# [THE TASK]
Your answer should be the line containing "From 4 freshmen, 6" and each line after it through the end of the data below, repeated exactly.

(Collected data)
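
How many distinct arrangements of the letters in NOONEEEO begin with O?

Fix O in the first position and arrange the remaining 7 letters.
Those 7 letters have E appearing 3 times, N appearing twice, and O appearing twice, giving (7)!/(3!·2!·2!) = 210.

210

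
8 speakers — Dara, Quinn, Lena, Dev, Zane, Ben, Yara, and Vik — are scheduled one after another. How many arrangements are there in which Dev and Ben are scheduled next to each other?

Glue Dev and Ben into one block (2 internal orders), leaving 7 units to arrange in a row.
So the count is 2·(7)! = 10080.

10080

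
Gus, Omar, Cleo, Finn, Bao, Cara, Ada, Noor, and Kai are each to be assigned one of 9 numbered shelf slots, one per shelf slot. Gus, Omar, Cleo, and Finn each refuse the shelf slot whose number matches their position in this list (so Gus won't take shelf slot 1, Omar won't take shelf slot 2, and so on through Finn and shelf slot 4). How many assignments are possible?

Let Aᵢ (for 1 ≤ i ≤ 4) be the placements that put person i in their forbidden shelf slot. Any j of these fix j positions, leaving (9−j)! ways to fill the rest, and there are C(4,j) ways to pick which j.
By inclusion–exclusion, the number of valid placements is Σ_{j=0}^{4} (−1)^j C(4,j)·(9−j)!.
Computing: 362880 − 161280 + 30240 − 2880 + 120 = 229080.

229080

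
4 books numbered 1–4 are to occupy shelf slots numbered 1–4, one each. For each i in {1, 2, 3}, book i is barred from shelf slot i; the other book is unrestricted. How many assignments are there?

Let Aᵢ (for i ∈ {1, 2, 3}) be the placements that put book i in its forbidden shelf slot. Any j of these fix j positions, leaving (4−j)! ways to fill the rest, and there are C(3,j) ways to pick which j.
By inclusion–exclusion, the number of valid placements is Σ_{j=0}^{3} (−1)^j C(3,j)·(4−j)!.
Computing: 24 − 18 + 6 − 1 = 11.

11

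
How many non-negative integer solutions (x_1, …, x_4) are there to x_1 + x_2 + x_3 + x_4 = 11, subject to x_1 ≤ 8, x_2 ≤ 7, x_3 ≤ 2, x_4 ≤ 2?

62

Ignoring the caps, the number of non-negative solutions to x_1+…+x_4 = 11 is C(14,3) = 364.
Subtract solutions that violate a single cap (substitute x_i' = x_i − (cap_i+1)): x_1 ≥ 9 gives C(5,3) = 10; x_2 ≥ 8 gives C(6,3) = 20; x_3 ≥ 3 gives C(11,3) = 165; x_4 ≥ 3 gives C(11,3) = 165. Together 360.
Add back pairs where two caps are both exceeded: 0 + 0 + 0 + 1 + 1 + 56 = 58.
By inclusion–exclusion the count is 364 − 360 + 58 = 62.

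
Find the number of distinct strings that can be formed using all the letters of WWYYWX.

60

Letter multiplicities in WWYYWX: W×3, X×1, Y×2.
The number of distinct arrangements is 6!/(3!·2!) = 720/12 = 60.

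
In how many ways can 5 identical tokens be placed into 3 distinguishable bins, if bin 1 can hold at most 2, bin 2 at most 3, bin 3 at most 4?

11

By stars and bars, unrestricted non-negative solutions to x_1+…+x_3 = 5 number C(5+2,2) = 21.
Subtract solutions that violate a single cap (substitute x_i' = x_i − (cap_i+1)): x_1 ≥ 3 gives C(4,2) = 6; x_2 ≥ 4 gives C(3,2) = 3; x_3 ≥ 5 gives C(2,2) = 1. Together 10.
No two caps can be exceeded simultaneously, so the pair terms are all 0.
By inclusion–exclusion the count is 21 − 10 + 0 = 11.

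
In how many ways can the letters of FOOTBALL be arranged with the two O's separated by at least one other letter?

7560

There are 8!/(2!·2!) = 10080 arrangements of FOOTBALL in total.
If the two O's are adjacent, glue them into one block, leaving 7 items to arrange: (7)!/(2!) = 2520 ways.
Hence 10080 − 2520 = 7560.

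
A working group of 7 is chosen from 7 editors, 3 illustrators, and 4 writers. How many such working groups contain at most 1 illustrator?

Split by how many illustrators are chosen (0 through 1).
Sum: C(3,0)·C(11,7) + C(3,1)·C(11,6) = 330 + 1386 = 1716.

1716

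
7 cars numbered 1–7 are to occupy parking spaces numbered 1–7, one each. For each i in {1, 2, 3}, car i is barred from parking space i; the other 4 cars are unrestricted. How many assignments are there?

3216

Let Aᵢ (for i ∈ {1, 2, 3}) be the placements that put car i in its forbidden parking space. Any j of these fix j positions, leaving (7−j)! ways to fill the rest, and there are C(3,j) ways to pick which j.
By inclusion–exclusion, the number of valid placements is Σ_{j=0}^{3} (−1)^j C(3,j)·(7−j)!.
Computing: 5040 − 2160 + 360 − 24 = 3216.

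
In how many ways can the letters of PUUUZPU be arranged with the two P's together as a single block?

Treat the 2 copies of P as a single block. The multiset to arrange is then {PP, U, U, U, U, Z}, 6 items in all.
That gives (6)!/(4!) = 30 arrangements.

30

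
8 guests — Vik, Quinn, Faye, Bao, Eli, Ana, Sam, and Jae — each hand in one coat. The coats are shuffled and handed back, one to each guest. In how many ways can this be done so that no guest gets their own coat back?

This is the derangement count D_8: permutations of 8 items with no fixed point.
By inclusion–exclusion this is Σ_{j=0}^{8} (−1)^j C(8,j)·(8−j)!.
Computing: 40320 − 40320 + 20160 − 6720 + 1680 − 336 + 56 − 8 + 1 = 14833.

14833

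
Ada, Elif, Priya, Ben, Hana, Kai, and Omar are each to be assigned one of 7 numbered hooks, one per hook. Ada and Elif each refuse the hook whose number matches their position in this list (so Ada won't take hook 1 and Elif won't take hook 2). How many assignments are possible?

Let Aᵢ (for i ∈ {1, 2}) be the placements that put person i in their forbidden hook. Any j of these fix j positions, leaving (7−j)! ways to fill the rest, and there are C(2,j) ways to pick which j.
By inclusion–exclusion, the number of valid placements is Σ_{j=0}^{2} (−1)^j C(2,j)·(7−j)!.
Computing: 5040 − 1440 + 120 = 3720.

3720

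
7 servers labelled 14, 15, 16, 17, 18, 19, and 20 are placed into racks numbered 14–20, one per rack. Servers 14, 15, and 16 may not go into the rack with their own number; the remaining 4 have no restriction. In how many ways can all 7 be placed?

3216

Let Aᵢ (for i ∈ {14, 15, 16}) be the placements that put server i in its forbidden rack. Any j of these fix j positions, leaving (7−j)! ways to fill the rest, and there are C(3,j) ways to pick which j.
By inclusion–exclusion, the number of valid placements is Σ_{j=0}^{3} (−1)^j C(3,j)·(7−j)!.
Computing: 5040 − 2160 + 360 − 24 = 3216.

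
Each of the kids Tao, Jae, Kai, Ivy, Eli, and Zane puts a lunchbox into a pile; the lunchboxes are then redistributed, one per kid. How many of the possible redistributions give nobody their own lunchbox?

This is the derangement count D_6: permutations of 6 items with no fixed point.
By inclusion–exclusion this is Σ_{j=0}^{6} (−1)^j C(6,j)·(6−j)!.
Computing: 720 − 720 + 360 − 120 + 30 − 6 + 1 = 265.

265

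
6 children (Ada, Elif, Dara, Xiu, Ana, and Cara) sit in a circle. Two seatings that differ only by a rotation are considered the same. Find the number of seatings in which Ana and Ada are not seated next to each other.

72

All circular seatings of 6 people number (5)! = 120.
Those with Ana next to Ada: fuse the pair into one unit and seat 5 units around a circle — 2·(4)! = 48.
Subtracting, 120 − 48 = 72.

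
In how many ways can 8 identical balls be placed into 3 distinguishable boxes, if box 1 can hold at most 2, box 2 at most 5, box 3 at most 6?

15

By stars and bars, unrestricted non-negative solutions to x_1+…+x_3 = 8 number C(8+2,2) = 45.
Subtract solutions that violate a single cap (substitute x_i' = x_i − (cap_i+1)): x_1 ≥ 3 gives C(7,2) = 21; x_2 ≥ 6 gives C(4,2) = 6; x_3 ≥ 7 gives C(3,2) = 3. Together 30.
No two caps can be exceeded simultaneously, so the pair terms are all 0.
By inclusion–exclusion the count is 45 − 30 + 0 = 15.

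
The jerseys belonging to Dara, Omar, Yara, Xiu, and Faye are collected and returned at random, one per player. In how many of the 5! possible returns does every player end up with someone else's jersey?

This is the derangement count D_5: permutations of 5 items with no fixed point.
By inclusion–exclusion this is Σ_{j=0}^{5} (−1)^j C(5,j)·(5−j)!.
Computing: 120 − 120 + 60 − 20 + 5 − 1 = 44.

44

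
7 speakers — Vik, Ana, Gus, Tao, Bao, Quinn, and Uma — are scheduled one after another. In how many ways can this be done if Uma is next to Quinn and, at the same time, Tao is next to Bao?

Treat {Uma,Quinn} as one block (2 orders) and {Tao,Bao} as another (2 orders).
That leaves 5 units to arrange: 2 × 2 × 5! = 4 × 120 = 480.

480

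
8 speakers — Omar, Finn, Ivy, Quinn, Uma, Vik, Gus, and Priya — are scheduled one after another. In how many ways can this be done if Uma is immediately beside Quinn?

10080

Glue Uma and Quinn into one block (2 internal orders), leaving 7 units to arrange in a row.
That gives 2 × 7! = 2 × 5040 = 10080.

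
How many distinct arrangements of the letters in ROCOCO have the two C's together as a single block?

20

Treat the 2 copies of C as a single block. The multiset to arrange is then {CC, O, O, O, R}, 5 items in all.
That gives (5)!/(3!) = 20 arrangements.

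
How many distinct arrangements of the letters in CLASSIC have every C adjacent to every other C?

Treat the 2 copies of C as a single block. The multiset to arrange is then {CC, A, I, L, S, S}, 6 items in all.
That gives (6)!/(2!) = 360 arrangements.

360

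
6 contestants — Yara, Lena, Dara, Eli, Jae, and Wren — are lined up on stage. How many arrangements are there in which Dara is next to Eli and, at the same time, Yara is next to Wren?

96

Treat {Dara,Eli} as one block (2 orders) and {Yara,Wren} as another (2 orders).
That leaves 4 units to arrange: 2 × 2 × 4! = 4 × 24 = 96.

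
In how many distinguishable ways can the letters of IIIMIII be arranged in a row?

7

IIIMIII has 7 letters with I appearing 6 times.
Dividing 7! = 5040 by 6! = 720 for the repeated letters gives 7.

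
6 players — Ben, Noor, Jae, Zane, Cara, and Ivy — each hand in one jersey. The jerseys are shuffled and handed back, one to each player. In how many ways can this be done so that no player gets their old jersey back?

Count assignments avoiding every fixed point. For any j of the 6 players fixed to their old jersey, the other 6−j can be arranged in (6−j)! ways.
By inclusion–exclusion this is Σ_{j=0}^{6} (−1)^j C(6,j)·(6−j)!.
Computing: 720 − 720 + 360 − 120 + 30 − 6 + 1 = 265.

265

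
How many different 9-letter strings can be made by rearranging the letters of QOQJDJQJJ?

Letter multiplicities in QOQJDJQJJ: D×1, J×4, O×1, Q×3.
The number of distinct arrangements is 9!/(4!·3!) = 362880/144 = 2520.

2520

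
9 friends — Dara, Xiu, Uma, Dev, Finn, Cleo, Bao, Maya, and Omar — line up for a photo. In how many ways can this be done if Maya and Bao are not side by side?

Of the 9! = 362880 arrangements, those with Maya and Bao adjacent number 2 × 8! = 80640 (treat the pair as a block with 2 internal orders).
So 362880 − 80640 = 282240 arrangements keep them apart.

282240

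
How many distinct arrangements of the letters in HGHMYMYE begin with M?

1260

Fix M in the first position and arrange the remaining 7 letters.
Those 7 letters have H appearing twice and Y appearing twice, giving (7)!/(2!·2!) = 1260.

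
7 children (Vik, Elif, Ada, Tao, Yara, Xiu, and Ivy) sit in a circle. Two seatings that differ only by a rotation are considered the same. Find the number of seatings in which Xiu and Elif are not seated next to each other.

All circular seatings of 7 people number (6)! = 720.
Those with Xiu next to Elif: fuse the pair into one unit and seat 6 units around a circle — 2·(5)! = 240.
Subtracting, 720 − 240 = 480.

480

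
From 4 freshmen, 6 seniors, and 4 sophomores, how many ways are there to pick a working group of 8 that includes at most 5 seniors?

Split by how many seniors are chosen (0 through 5).
Sum: C(6,0)·C(8,8) + C(6,1)·C(8,7) + C(6,2)·C(8,6) + C(6,3)·C(8,5) + C(6,4)·C(8,4) + C(6,5)·C(8,3) = 1 + 48 + 420 + 1120 + 1050 + 336 = 2975.

2975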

# [ANSWER SECTION]
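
From 4 freshmen, 6 seniors, and 4 sophomores, how many ways are there to pick a working group of 8 that includes at most 5 seniors?

Split by how many seniors are chosen (0 through 5).
Sum: C(6,0)·C(8,8) + C(6,1)·C(8,7) + C(6,2)·C(8,6) + C(6,3)·C(8,5) + C(6,4)·C(8,4) + C(6,5)·C(8,3) = 1 + 48 + 420 + 1120 + 1050 + 336 = 2975.

2975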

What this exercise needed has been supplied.